▸ ASSIGNMENT
Restate every line of the material, word for word.
□ □ □
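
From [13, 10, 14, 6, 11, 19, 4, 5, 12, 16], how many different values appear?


List all unique values:
Distinct values: [4, 5, 6, 10, 11, 12, 13, 14, 16, 19]
Count = 10
Final answer: 10


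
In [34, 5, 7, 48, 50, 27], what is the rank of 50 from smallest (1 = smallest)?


Sort ascending: [5, 7, 27, 34, 48, 50]
Find 50 in the sorted list.
50 is at position 6 (1-indexed).
Final answer: 6


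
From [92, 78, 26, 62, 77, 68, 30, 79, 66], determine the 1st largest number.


Sort descending: [92, 79, 78, 77, 68, 66, 62, 30, 26]
The 1st element (1-indexed) is at index 0.
Value = 92
Final answer: 92


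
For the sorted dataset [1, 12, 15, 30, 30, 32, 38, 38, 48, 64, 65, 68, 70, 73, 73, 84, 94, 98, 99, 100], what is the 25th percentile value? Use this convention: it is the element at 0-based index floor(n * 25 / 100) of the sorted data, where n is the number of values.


The dataset has n = 20 elements.
Index = floor(20 * 25 / 100) = floor(500 / 100) = floor(5) = 5
Counting from index 0 in the sorted data, the element at index 5 is 32.
Final answer: 32


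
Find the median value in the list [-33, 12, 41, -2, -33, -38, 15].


First, sort the list: [-38, -33, -33, -2, 12, 15, 41]
The list has 7 elements (odd count).
The middle index is 3 (0-based), and the element there is -2.
Final answer: -2


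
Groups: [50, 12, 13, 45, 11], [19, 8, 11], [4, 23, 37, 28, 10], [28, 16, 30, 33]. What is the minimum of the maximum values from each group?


Find max of each group:
  Group 1: [50, 12, 13, 45, 11] -> max = 50
  Group 2: [19, 8, 11] -> max = 19
  Group 3: [4, 23, 37, 28, 10] -> max = 37
  Group 4: [28, 16, 30, 33] -> max = 33
Maxes: [50, 19, 37, 33]
Minimum of maxes = 19
Final answer: 19


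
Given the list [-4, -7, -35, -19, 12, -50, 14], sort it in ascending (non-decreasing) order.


Original list: [-4, -7, -35, -19, 12, -50, 14]
Repeatedly take the smallest remaining element:
  Remaining [-4, -7, -35, -19, 12, -50, 14] -> smallest is -50
  Remaining [-4, -7, -35, -19, 12, 14] -> smallest is -35
  Remaining [-4, -7, -19, 12, 14] -> smallest is -19
  Remaining [-4, -7, 12, 14] -> smallest is -7
  Remaining [-4, 12, 14] -> smallest is -4
  Remaining [12, 14] -> smallest is 12
  Remaining [14] -> smallest is 14
Collecting the picks in order gives the sorted list.
Final answer: [-50, -35, -19, -7, -4, 12, 14]


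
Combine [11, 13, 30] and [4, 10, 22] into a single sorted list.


List A: [11, 13, 30]
List B: [4, 10, 22]
Repeatedly compare the front elements and take the smaller:
  11 vs 4 -> take 4
  11 vs 10 -> take 10
  11 vs 22 -> take 11
  13 vs 22 -> take 13
  30 vs 22 -> take 22
  B is exhausted; append the rest of A: [30]
Final answer: [4, 10, 11, 13, 22, 30]


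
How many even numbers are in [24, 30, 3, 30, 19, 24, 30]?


Check each element:
  24 is even
  30 is even
  3 is odd
  30 is even
  19 is odd
  24 is even
  30 is even
Evens: [24, 30, 30, 24, 30]
Count of evens = 5
Final answer: 5


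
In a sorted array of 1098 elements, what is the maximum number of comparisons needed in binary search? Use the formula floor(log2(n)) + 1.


Binary search halves the search space each step.
Maximum comparisons = floor(log2(1098)) + 1
log2(1098) = 10.1007
floor(log2(1098)) = 10, so 10 + 1 = 11
Final answer: 11


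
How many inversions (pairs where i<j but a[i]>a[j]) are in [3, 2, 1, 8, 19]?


For each element, count the later elements that are smaller than it:
  3 (index 0): smaller elements after it = [2, 1] -> 2
  2 (index 1): smaller elements after it = [1] -> 1
  1 (index 2): smaller elements after it = [] -> 0
  8 (index 3): smaller elements after it = [] -> 0
Total inversions = 2 + 1 + 0 + 0 = 3
Final answer: 3


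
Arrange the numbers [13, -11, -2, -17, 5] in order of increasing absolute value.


Compute absolute values:
  |13| = 13
  |-11| = 11
  |-2| = 2
  |-17| = 17
  |5| = 5
Absolute values in increasing order: 2 < 5 < 11 < 13 < 17
Listing the original numbers in that order gives the answer.
Final answer: [-2, 5, -11, 13, -17]


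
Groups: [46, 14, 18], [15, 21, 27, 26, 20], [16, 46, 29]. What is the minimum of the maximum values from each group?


Find max of each group:
  Group 1: [46, 14, 18] -> max = 46
  Group 2: [15, 21, 27, 26, 20] -> max = 27
  Group 3: [16, 46, 29] -> max = 46
Maxes: [46, 27, 46]
Minimum of maxes = 27
Final answer: 27


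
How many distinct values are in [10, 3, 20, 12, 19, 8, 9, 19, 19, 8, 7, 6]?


List all unique values:
Distinct values: [3, 6, 7, 8, 9, 10, 12, 19, 20]
Count = 9
Final answer: 9


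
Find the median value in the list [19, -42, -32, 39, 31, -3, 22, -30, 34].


First, sort the list: [-42, -32, -30, -3, 19, 22, 31, 34, 39]
The list has 9 elements (odd count).
The middle index is 4 (0-based), and the element there is 19.
Final answer: 19


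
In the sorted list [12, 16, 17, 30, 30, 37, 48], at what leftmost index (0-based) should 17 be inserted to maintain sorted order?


List is sorted: [12, 16, 17, 30, 30, 37, 48]
We need the leftmost position where 17 can be inserted, i.e. the first index whose element is >= 17 (or the end of the list if none is).
Binary search with low=0, high=7 (0-based indices):
  low=0, high=7, mid=3: a[3]=30 >= 17, so high = 3
  low=0, high=3, mid=1: a[1]=16 < 17, so low = 2
  low=2, high=3, mid=2: a[2]=17 >= 17, so high = 2
Now low = high = 2, so the insertion index is 2.
Final answer: 2


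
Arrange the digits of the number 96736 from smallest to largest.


The number 96736 has digits: 9, 6, 7, 3, 6
Sorted: 3, 6, 6, 7, 9
Joining the sorted digits gives the result.
Final answer: 36679


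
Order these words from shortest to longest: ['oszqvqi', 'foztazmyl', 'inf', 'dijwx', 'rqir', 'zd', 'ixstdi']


Compute lengths:
  'oszqvqi' has length 7
  'foztazmyl' has length 9
  'inf' has length 3
  'dijwx' has length 5
  'rqir' has length 4
  'zd' has length 2
  'ixstdi' has length 6
Lengths in increasing order: 2 < 3 < 4 < 5 < 6 < 7 < 9
Listing the words in that order gives the answer.
Final answer: ['zd', 'inf', 'rqir', 'dijwx', 'ixstdi', 'oszqvqi', 'foztazmyl']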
□ □ □
▸ TASK SOLUTION
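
From [13, 10, 14, 6, 11, 19, 4, 5, 12, 16], how many different values appear?


List all unique values:
Distinct values: [4, 5, 6, 10, 11, 12, 13, 14, 16, 19]
Count = 10
Final answer: 10


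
In [34, 5, 7, 48, 50, 27], what is the rank of 50 from smallest (1 = smallest)?


Sort ascending: [5, 7, 27, 34, 48, 50]
Find 50 in the sorted list.
50 is at position 6 (1-indexed).
Final answer: 6


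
From [92, 78, 26, 62, 77, 68, 30, 79, 66], determine the 1st largest number.


Sort descending: [92, 79, 78, 77, 68, 66, 62, 30, 26]
The 1st element (1-indexed) is at index 0.
Value = 92
Final answer: 92


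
For the sorted dataset [1, 12, 15, 30, 30, 32, 38, 38, 48, 64, 65, 68, 70, 73, 73, 84, 94, 98, 99, 100], what is the 25th percentile value? Use this convention: it is the element at 0-based index floor(n * 25 / 100) of the sorted data, where n is the number of values.


The dataset has n = 20 elements.
Index = floor(20 * 25 / 100) = floor(500 / 100) = floor(5) = 5
Counting from index 0 in the sorted data, the element at index 5 is 32.
Final answer: 32


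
Find the median value in the list [-33, 12, 41, -2, -33, -38, 15].


First, sort the list: [-38, -33, -33, -2, 12, 15, 41]
The list has 7 elements (odd count).
The middle index is 3 (0-based), and the element there is -2.
Final answer: -2


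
Groups: [50, 12, 13, 45, 11], [19, 8, 11], [4, 23, 37, 28, 10], [28, 16, 30, 33]. What is the minimum of the maximum values from each group?


Find max of each group:
  Group 1: [50, 12, 13, 45, 11] -> max = 50
  Group 2: [19, 8, 11] -> max = 19
  Group 3: [4, 23, 37, 28, 10] -> max = 37
  Group 4: [28, 16, 30, 33] -> max = 33
Maxes: [50, 19, 37, 33]
Minimum of maxes = 19
Final answer: 19


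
Given the list [-4, -7, -35, -19, 12, -50, 14], sort it in ascending (non-decreasing) order.


Original list: [-4, -7, -35, -19, 12, -50, 14]
Repeatedly take the smallest remaining element:
  Remaining [-4, -7, -35, -19, 12, -50, 14] -> smallest is -50
  Remaining [-4, -7, -35, -19, 12, 14] -> smallest is -35
  Remaining [-4, -7, -19, 12, 14] -> smallest is -19
  Remaining [-4, -7, 12, 14] -> smallest is -7
  Remaining [-4, 12, 14] -> smallest is -4
  Remaining [12, 14] -> smallest is 12
  Remaining [14] -> smallest is 14
Collecting the picks in order gives the sorted list.
Final answer: [-50, -35, -19, -7, -4, 12, 14]


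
Combine [11, 13, 30] and [4, 10, 22] into a single sorted list.


List A: [11, 13, 30]
List B: [4, 10, 22]
Repeatedly compare the front elements and take the smaller:
  11 vs 4 -> take 4
  11 vs 10 -> take 10
  11 vs 22 -> take 11
  13 vs 22 -> take 13
  30 vs 22 -> take 22
  B is exhausted; append the rest of A: [30]
Final answer: [4, 10, 11, 13, 22, 30]


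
How many even numbers are in [24, 30, 3, 30, 19, 24, 30]?


Check each element:
  24 is even
  30 is even
  3 is odd
  30 is even
  19 is odd
  24 is even
  30 is even
Evens: [24, 30, 30, 24, 30]
Count of evens = 5
Final answer: 5


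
In a sorted array of 1098 elements, what is the maximum number of comparisons needed in binary search? Use the formula floor(log2(n)) + 1.


Binary search halves the search space each step.
Maximum comparisons = floor(log2(1098)) + 1
log2(1098) = 10.1007
floor(log2(1098)) = 10, so 10 + 1 = 11
Final answer: 11


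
How many inversions (pairs where i<j but a[i]>a[j]) are in [3, 2, 1, 8, 19]?


For each element, count the later elements that are smaller than it:
  3 (index 0): smaller elements after it = [2, 1] -> 2
  2 (index 1): smaller elements after it = [1] -> 1
  1 (index 2): smaller elements after it = [] -> 0
  8 (index 3): smaller elements after it = [] -> 0
Total inversions = 2 + 1 + 0 + 0 = 3
Final answer: 3


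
Arrange the numbers [13, -11, -2, -17, 5] in order of increasing absolute value.


Compute absolute values:
  |13| = 13
  |-11| = 11
  |-2| = 2
  |-17| = 17
  |5| = 5
Absolute values in increasing order: 2 < 5 < 11 < 13 < 17
Listing the original numbers in that order gives the answer.
Final answer: [-2, 5, -11, 13, -17]


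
Groups: [46, 14, 18], [15, 21, 27, 26, 20], [16, 46, 29]. What is the minimum of the maximum values from each group?


Find max of each group:
  Group 1: [46, 14, 18] -> max = 46
  Group 2: [15, 21, 27, 26, 20] -> max = 27
  Group 3: [16, 46, 29] -> max = 46
Maxes: [46, 27, 46]
Minimum of maxes = 27
Final answer: 27


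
How many distinct values are in [10, 3, 20, 12, 19, 8, 9, 19, 19, 8, 7, 6]?


List all unique values:
Distinct values: [3, 6, 7, 8, 9, 10, 12, 19, 20]
Count = 9
Final answer: 9


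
Find the median value in the list [19, -42, -32, 39, 31, -3, 22, -30, 34].


First, sort the list: [-42, -32, -30, -3, 19, 22, 31, 34, 39]
The list has 9 elements (odd count).
The middle index is 4 (0-based), and the element there is 19.
Final answer: 19


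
In the sorted list [12, 16, 17, 30, 30, 37, 48], at what leftmost index (0-based) should 17 be inserted to maintain sorted order?


List is sorted: [12, 16, 17, 30, 30, 37, 48]
We need the leftmost position where 17 can be inserted, i.e. the first index whose element is >= 17 (or the end of the list if none is).
Binary search with low=0, high=7 (0-based indices):
  low=0, high=7, mid=3: a[3]=30 >= 17, so high = 3
  low=0, high=3, mid=1: a[1]=16 < 17, so low = 2
  low=2, high=3, mid=2: a[2]=17 >= 17, so high = 2
Now low = high = 2, so the insertion index is 2.
Final answer: 2


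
Arrange the digits of the number 96736 from smallest to largest.


The number 96736 has digits: 9, 6, 7, 3, 6
Sorted: 3, 6, 6, 7, 9
Joining the sorted digits gives the result.
Final answer: 36679


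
Order these words from shortest to longest: ['oszqvqi', 'foztazmyl', 'inf', 'dijwx', 'rqir', 'zd', 'ixstdi']


Compute lengths:
  'oszqvqi' has length 7
  'foztazmyl' has length 9
  'inf' has length 3
  'dijwx' has length 5
  'rqir' has length 4
  'zd' has length 2
  'ixstdi' has length 6
Lengths in increasing order: 2 < 3 < 4 < 5 < 6 < 7 < 9
Listing the words in that order gives the answer.
Final answer: ['zd', 'inf', 'rqir', 'dijwx', 'ixstdi', 'oszqvqi', 'foztazmyl']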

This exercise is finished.